--- Records to use Enclosed Below ---

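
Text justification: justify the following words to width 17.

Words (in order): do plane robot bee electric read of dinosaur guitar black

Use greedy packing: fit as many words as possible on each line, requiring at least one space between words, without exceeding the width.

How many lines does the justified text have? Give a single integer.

Answer: 4

Derivation:
Line 1: ['do', 'plane', 'robot'] (min_width=14, slack=3)
Line 2: ['bee', 'electric', 'read'] (min_width=17, slack=0)
Line 3: ['of', 'dinosaur'] (min_width=11, slack=6)
Line 4: ['guitar', 'black'] (min_width=12, slack=5)
Total lines: 4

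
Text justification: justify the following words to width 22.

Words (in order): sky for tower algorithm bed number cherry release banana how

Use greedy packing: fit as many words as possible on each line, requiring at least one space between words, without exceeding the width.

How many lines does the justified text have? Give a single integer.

Answer: 4

Derivation:
Line 1: ['sky', 'for', 'tower'] (min_width=13, slack=9)
Line 2: ['algorithm', 'bed', 'number'] (min_width=20, slack=2)
Line 3: ['cherry', 'release', 'banana'] (min_width=21, slack=1)
Line 4: ['how'] (min_width=3, slack=19)
Total lines: 4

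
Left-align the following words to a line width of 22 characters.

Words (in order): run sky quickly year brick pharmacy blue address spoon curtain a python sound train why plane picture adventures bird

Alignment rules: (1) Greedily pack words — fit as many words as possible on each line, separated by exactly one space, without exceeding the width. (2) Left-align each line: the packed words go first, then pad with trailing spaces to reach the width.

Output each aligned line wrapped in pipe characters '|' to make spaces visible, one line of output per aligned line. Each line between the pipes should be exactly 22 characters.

Answer: |run sky quickly year  |
|brick pharmacy blue   |
|address spoon curtain |
|a python sound train  |
|why plane picture     |
|adventures bird       |

Derivation:
Line 1: ['run', 'sky', 'quickly', 'year'] (min_width=20, slack=2)
Line 2: ['brick', 'pharmacy', 'blue'] (min_width=19, slack=3)
Line 3: ['address', 'spoon', 'curtain'] (min_width=21, slack=1)
Line 4: ['a', 'python', 'sound', 'train'] (min_width=20, slack=2)
Line 5: ['why', 'plane', 'picture'] (min_width=17, slack=5)
Line 6: ['adventures', 'bird'] (min_width=15, slack=7)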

--- End of Enclosed Records to use ---

Task to complete: Copy each line of the listing that contains "following".

Your response:
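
Text justification: justify the following words to width 17.
Text justification: justify the following words to width 22.
Left-align the following words to a line width of 22 characters.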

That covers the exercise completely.